**Exercise directions**
What's required is a verbatim printout of all the data.
START Provided information
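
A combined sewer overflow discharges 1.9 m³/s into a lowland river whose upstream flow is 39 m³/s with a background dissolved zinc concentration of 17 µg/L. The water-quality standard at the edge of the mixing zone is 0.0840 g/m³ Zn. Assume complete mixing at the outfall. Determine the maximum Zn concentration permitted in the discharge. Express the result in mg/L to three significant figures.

1.46 mg/L

17 µg/L = 0.017 mg/L.
Mass balance: 0.084·40.9 = 1.9·Cₑ + 39·0.017.
Cₑ = (3.436 − 0.663) / 1.9 = 1.459 mg/L.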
END Provided information
**Answer box**
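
A combined sewer overflow discharges 1.9 m³/s into a lowland river whose upstream flow is 39 m³/s with a background dissolved zinc concentration of 17 µg/L. The water-quality standard at the edge of the mixing zone is 0.0840 g/m³ Zn. Assume complete mixing at the outfall. Determine the maximum Zn concentration permitted in the discharge. Express the result in mg/L to three significant figures.

1.46 mg/L

17 µg/L = 0.017 mg/L.
Mass balance: 0.084·40.9 = 1.9·Cₑ + 39·0.017.
Cₑ = (3.436 − 0.663) / 1.9 = 1.459 mg/L.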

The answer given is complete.